• _What you need to do_: From the data below, restate every line word for word.

• _Entries shown_:

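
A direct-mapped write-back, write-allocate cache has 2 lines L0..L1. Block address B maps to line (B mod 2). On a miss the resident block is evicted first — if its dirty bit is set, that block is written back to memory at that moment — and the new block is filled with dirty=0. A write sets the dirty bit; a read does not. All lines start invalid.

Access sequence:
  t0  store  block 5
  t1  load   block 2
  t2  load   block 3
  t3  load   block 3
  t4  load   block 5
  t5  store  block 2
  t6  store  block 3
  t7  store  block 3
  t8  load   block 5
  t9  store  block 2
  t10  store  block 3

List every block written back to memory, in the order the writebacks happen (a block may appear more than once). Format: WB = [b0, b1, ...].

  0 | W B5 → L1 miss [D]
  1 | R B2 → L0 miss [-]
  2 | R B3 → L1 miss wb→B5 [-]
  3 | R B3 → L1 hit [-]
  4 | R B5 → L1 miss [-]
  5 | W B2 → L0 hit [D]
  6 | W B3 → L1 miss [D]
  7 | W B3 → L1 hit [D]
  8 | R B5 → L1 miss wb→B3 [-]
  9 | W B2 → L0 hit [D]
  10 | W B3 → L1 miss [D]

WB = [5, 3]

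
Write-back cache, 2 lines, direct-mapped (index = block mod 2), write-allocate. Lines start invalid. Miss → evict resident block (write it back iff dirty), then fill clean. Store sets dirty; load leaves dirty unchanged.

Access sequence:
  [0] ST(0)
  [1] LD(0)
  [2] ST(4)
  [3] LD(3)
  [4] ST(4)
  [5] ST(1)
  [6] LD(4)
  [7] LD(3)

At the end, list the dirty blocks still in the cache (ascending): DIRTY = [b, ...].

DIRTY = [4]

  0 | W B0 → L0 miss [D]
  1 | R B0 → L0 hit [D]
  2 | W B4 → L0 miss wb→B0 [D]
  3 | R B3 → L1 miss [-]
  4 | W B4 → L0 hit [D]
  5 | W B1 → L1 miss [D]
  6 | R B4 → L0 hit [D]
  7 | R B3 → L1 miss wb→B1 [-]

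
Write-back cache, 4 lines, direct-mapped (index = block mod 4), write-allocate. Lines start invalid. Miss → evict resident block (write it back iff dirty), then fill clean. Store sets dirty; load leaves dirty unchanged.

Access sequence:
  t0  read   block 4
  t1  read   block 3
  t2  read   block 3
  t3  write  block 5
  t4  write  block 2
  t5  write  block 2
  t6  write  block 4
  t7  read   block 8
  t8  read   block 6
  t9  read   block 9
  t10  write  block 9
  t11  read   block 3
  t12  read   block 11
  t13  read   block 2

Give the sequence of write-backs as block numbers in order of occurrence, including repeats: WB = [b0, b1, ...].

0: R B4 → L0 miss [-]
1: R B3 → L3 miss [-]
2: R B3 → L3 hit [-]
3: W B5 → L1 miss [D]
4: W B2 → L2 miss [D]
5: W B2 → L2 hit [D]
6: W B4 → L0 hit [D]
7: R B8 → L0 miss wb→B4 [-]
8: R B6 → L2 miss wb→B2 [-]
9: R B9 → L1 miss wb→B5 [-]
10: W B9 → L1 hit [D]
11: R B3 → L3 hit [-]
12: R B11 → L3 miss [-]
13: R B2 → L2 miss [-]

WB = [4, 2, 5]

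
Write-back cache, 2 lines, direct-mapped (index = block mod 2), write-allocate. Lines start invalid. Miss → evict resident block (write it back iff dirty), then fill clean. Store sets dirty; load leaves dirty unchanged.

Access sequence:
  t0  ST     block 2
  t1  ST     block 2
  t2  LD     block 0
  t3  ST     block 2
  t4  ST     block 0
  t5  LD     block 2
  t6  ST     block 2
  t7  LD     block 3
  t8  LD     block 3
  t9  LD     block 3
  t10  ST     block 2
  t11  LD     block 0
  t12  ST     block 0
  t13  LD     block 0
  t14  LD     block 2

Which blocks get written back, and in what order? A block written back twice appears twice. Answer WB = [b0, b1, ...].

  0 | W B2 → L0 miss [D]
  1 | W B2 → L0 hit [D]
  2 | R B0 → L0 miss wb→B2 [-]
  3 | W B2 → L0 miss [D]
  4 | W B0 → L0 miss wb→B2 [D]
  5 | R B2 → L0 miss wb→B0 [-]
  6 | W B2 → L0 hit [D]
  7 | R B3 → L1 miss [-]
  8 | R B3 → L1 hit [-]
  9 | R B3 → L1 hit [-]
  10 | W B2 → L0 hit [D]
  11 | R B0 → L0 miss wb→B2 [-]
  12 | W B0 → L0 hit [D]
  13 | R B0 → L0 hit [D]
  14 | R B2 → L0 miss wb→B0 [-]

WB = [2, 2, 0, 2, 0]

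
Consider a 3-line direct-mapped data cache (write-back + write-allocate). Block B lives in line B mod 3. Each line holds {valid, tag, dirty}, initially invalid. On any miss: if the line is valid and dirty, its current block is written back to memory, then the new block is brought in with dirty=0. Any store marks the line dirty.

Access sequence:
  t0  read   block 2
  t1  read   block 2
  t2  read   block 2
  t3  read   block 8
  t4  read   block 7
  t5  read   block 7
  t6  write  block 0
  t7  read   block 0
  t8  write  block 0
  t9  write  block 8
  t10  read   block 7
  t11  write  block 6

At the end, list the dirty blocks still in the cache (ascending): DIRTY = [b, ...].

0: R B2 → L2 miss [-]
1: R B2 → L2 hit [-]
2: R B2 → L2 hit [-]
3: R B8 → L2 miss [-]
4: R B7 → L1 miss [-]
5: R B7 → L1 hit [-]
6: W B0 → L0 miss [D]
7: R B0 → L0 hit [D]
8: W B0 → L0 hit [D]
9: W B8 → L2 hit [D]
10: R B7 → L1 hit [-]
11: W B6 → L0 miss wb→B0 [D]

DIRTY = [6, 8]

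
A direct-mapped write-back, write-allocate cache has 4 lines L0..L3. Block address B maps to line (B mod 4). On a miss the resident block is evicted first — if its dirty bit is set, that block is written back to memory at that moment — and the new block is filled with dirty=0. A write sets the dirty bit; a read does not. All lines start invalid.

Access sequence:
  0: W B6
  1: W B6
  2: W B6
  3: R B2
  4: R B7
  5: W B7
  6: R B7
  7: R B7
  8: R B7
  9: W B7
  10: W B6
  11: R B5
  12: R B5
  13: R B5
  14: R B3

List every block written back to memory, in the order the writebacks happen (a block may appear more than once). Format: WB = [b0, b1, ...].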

• _Your solution_:
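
A direct-mapped write-back, write-allocate cache has 2 lines L0..L1. Block address B maps to line (B mod 2). On a miss the resident block is evicted first — if its dirty bit is set, that block is written back to memory at that moment — and the new block is filled with dirty=0. A write sets the dirty bit; a read does not. All lines start invalid.

Access sequence:
  t0  store  block 5
  t1  load   block 2
  t2  load   block 3
  t3  load   block 3
  t4  load   block 5
  t5  store  block 2
  t6  store  block 3
  t7  store  block 3
  t8  load   block 5
  t9  store  block 2
  t10  store  block 3

List every block written back to memory, in the order the writebacks happen (a block may appear more than once). Format: WB = [b0, b1, ...].

  0 | W B5 → L1 miss [D]
  1 | R B2 → L0 miss [-]
  2 | R B3 → L1 miss wb→B5 [-]
  3 | R B3 → L1 hit [-]
  4 | R B5 → L1 miss [-]
  5 | W B2 → L0 hit [D]
  6 | W B3 → L1 miss [D]
  7 | W B3 → L1 hit [D]
  8 | R B5 → L1 miss wb→B3 [-]
  9 | W B2 → L0 hit [D]
  10 | W B3 → L1 miss [D]

WB = [5, 3]

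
Write-back cache, 2 lines, direct-mapped (index = block mod 2), write-allocate. Lines start invalid. Miss → evict resident block (write it back iff dirty), then fill clean. Store sets dirty; load leaves dirty unchanged.

Access sequence:
  [0] ST(0)
  [1] LD(0)
  [2] ST(4)
  [3] LD(3)
  [4] ST(4)
  [5] ST(1)
  [6] LD(4)
  [7] LD(3)

At the end, list the dirty blocks still in the cache (ascending): DIRTY = [b, ...].

DIRTY = [4]

  0 | W B0 → L0 miss [D]
  1 | R B0 → L0 hit [D]
  2 | W B4 → L0 miss wb→B0 [D]
  3 | R B3 → L1 miss [-]
  4 | W B4 → L0 hit [D]
  5 | W B1 → L1 miss [D]
  6 | R B4 → L0 hit [D]
  7 | R B3 → L1 miss wb→B1 [-]

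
Write-back cache, 4 lines, direct-mapped (index = block mod 4), write-allocate. Lines start invalid. Miss → evict resident block (write it back iff dirty), then fill clean. Store sets dirty; load leaves dirty unchanged.

Access sequence:
  t0  read   block 4
  t1  read   block 3
  t2  read   block 3
  t3  write  block 5
  t4  write  block 2
  t5  write  block 2
  t6  write  block 4
  t7  read   block 8
  t8  read   block 6
  t9  read   block 9
  t10  write  block 9
  t11  read   block 3
  t12  read   block 11
  t13  read   block 2

Give the sequence of write-backs as block numbers in order of occurrence, including repeats: WB = [b0, b1, ...].

0: R B4 → L0 miss [-]
1: R B3 → L3 miss [-]
2: R B3 → L3 hit [-]
3: W B5 → L1 miss [D]
4: W B2 → L2 miss [D]
5: W B2 → L2 hit [D]
6: W B4 → L0 hit [D]
7: R B8 → L0 miss wb→B4 [-]
8: R B6 → L2 miss wb→B2 [-]
9: R B9 → L1 miss wb→B5 [-]
10: W B9 → L1 hit [D]
11: R B3 → L3 hit [-]
12: R B11 → L3 miss [-]
13: R B2 → L2 miss [-]

WB = [4, 2, 5]

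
Write-back cache, 2 lines, direct-mapped (index = block mod 2), write-allocate. Lines start invalid. Miss → evict resident block (write it back iff dirty), then fill clean. Store sets dirty; load leaves dirty unchanged.

Access sequence:
  t0  ST     block 2
  t1  ST     block 2
  t2  LD     block 0
  t3  ST     block 2
  t4  ST     block 0
  t5  LD     block 2
  t6  ST     block 2
  t7  LD     block 3
  t8  LD     block 3
  t9  LD     block 3
  t10  ST     block 2
  t11  LD     block 0
  t12  ST     block 0
  t13  LD     block 0
  t14  LD     block 2

Which blocks get written back, and in what order? A block written back twice appears twice. Answer WB = [b0, b1, ...].

  0 | W B2 → L0 miss [D]
  1 | W B2 → L0 hit [D]
  2 | R B0 → L0 miss wb→B2 [-]
  3 | W B2 → L0 miss [D]
  4 | W B0 → L0 miss wb→B2 [D]
  5 | R B2 → L0 miss wb→B0 [-]
  6 | W B2 → L0 hit [D]
  7 | R B3 → L1 miss [-]
  8 | R B3 → L1 hit [-]
  9 | R B3 → L1 hit [-]
  10 | W B2 → L0 hit [D]
  11 | R B0 → L0 miss wb→B2 [-]
  12 | W B0 → L0 hit [D]
  13 | R B0 → L0 hit [D]
  14 | R B2 → L0 miss wb→B0 [-]

WB = [2, 2, 0, 2, 0]

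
Consider a 3-line direct-mapped data cache (write-back + write-allocate). Block B lives in line B mod 3. Each line holds {valid, tag, dirty}, initially invalid. On any miss: if the line is valid and dirty, its current block is written back to memory, then the new block is brought in with dirty=0. Any store marks the line dirty.

Access sequence:
  t0  read   block 2
  t1  read   block 2
  t2  read   block 2
  t3  read   block 8
  t4  read   block 7
  t5  read   block 7
  t6  write  block 0
  t7  read   block 0
  t8  write  block 0
  t9  write  block 8
  t10  read   block 7
  t11  write  block 6

At the end, list the dirty blocks still in the cache (ascending): DIRTY = [b, ...].

0: R B2 → L2 miss [-]
1: R B2 → L2 hit [-]
2: R B2 → L2 hit [-]
3: R B8 → L2 miss [-]
4: R B7 → L1 miss [-]
5: R B7 → L1 hit [-]
6: W B0 → L0 miss [D]
7: R B0 → L0 hit [D]
8: W B0 → L0 hit [D]
9: W B8 → L2 hit [D]
10: R B7 → L1 hit [-]
11: W B6 → L0 miss wb→B0 [D]

DIRTY = [6, 8]

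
A direct-mapped write-back, write-allocate cache has 4 lines L0..L3. Block address B maps to line (B mod 4). On a miss the resident block is evicted first — if its dirty bit is set, that block is written back to memory at that moment — and the new block is filled with dirty=0. A write sets the dirty bit; a read does not. All lines start invalid.

Access sequence:
  0: W B6
  1: W B6
  2: W B6
  3: R B2
  4: R B7
  5: W B7
  6: R B7
  7: R B7
  8: R B7
  9: W B7
  10: W B6
  11: R B5
  12: R B5
  13: R B5
  14: R B3

List every block written back to memory, in the order the writebacks happen (a block may appear more than once). Format: WB = [b0, b1, ...].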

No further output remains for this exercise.